• [What is being asked]
Go through the entries and write each one out again unchanged.

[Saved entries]
========================
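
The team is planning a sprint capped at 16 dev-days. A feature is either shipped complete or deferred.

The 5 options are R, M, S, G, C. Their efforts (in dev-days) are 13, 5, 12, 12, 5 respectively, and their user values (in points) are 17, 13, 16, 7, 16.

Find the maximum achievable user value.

29

Treat it as a binary knapsack problem.
R: effort 13 ≤ 16, user value 17.
M + C: effort 5 + 5 = 10 ≤ 16, user value 13 + 16 = 29.
Best is M and C with total user value 29.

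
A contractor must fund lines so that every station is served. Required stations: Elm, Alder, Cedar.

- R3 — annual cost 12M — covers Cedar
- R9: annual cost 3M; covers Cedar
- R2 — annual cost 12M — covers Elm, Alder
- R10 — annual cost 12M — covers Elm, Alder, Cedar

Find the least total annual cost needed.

12

The greedy cost-per-new-station heuristic would pick R9 and R2 for 15, but a cheaper cover exists.
R10 alone covers Elm, Alder, Cedar — every station.
Total annual cost: 12.
No cover costs less than 12.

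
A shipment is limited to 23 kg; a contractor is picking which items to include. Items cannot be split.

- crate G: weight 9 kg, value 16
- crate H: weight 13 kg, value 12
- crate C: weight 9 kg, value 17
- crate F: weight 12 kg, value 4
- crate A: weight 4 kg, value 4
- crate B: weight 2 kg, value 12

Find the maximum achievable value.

Allowing fractional choices, the relaxed optimum would be about 48.0, but items are indivisible.
crate G + crate C + crate B: weight 9 + 9 + 2 = 20 ≤ 23, value 16 + 17 + 12 = 45.
crate G + crate C + crate A: weight 9 + 9 + 4 = 22 ≤ 23, value 16 + 17 + 4 = 37.
Best is crate G, crate C, and crate B with total value 45.

45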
========================
• [Exercise result]
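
The team is planning a sprint capped at 16 dev-days. A feature is either shipped complete or deferred.

The 5 options are R, M, S, G, C. Their efforts (in dev-days) are 13, 5, 12, 12, 5 respectively, and their user values (in points) are 17, 13, 16, 7, 16.

Find the maximum achievable user value.

29

Treat it as a binary knapsack problem.
R: effort 13 ≤ 16, user value 17.
M + C: effort 5 + 5 = 10 ≤ 16, user value 13 + 16 = 29.
Best is M and C with total user value 29.

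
A contractor must fund lines so that every station is served. Required stations: Elm, Alder, Cedar.

- R3 — annual cost 12M — covers Cedar
- R9: annual cost 3M; covers Cedar
- R2 — annual cost 12M — covers Elm, Alder
- R10 — annual cost 12M — covers Elm, Alder, Cedar

Find the least total annual cost needed.

12

The greedy cost-per-new-station heuristic would pick R9 and R2 for 15, but a cheaper cover exists.
R10 alone covers Elm, Alder, Cedar — every station.
Total annual cost: 12.
No cover costs less than 12.

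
A shipment is limited to 23 kg; a contractor is picking which items to include. Items cannot be split.

- crate G: weight 9 kg, value 16
- crate H: weight 13 kg, value 12
- crate C: weight 9 kg, value 17
- crate F: weight 12 kg, value 4
- crate A: weight 4 kg, value 4
- crate B: weight 2 kg, value 12

Find the maximum achievable value.

Allowing fractional choices, the relaxed optimum would be about 48.0, but items are indivisible.
crate G + crate C + crate B: weight 9 + 9 + 2 = 20 ≤ 23, value 16 + 17 + 12 = 45.
crate G + crate C + crate A: weight 9 + 9 + 4 = 22 ≤ 23, value 16 + 17 + 4 = 37.
Best is crate G, crate C, and crate B with total value 45.

45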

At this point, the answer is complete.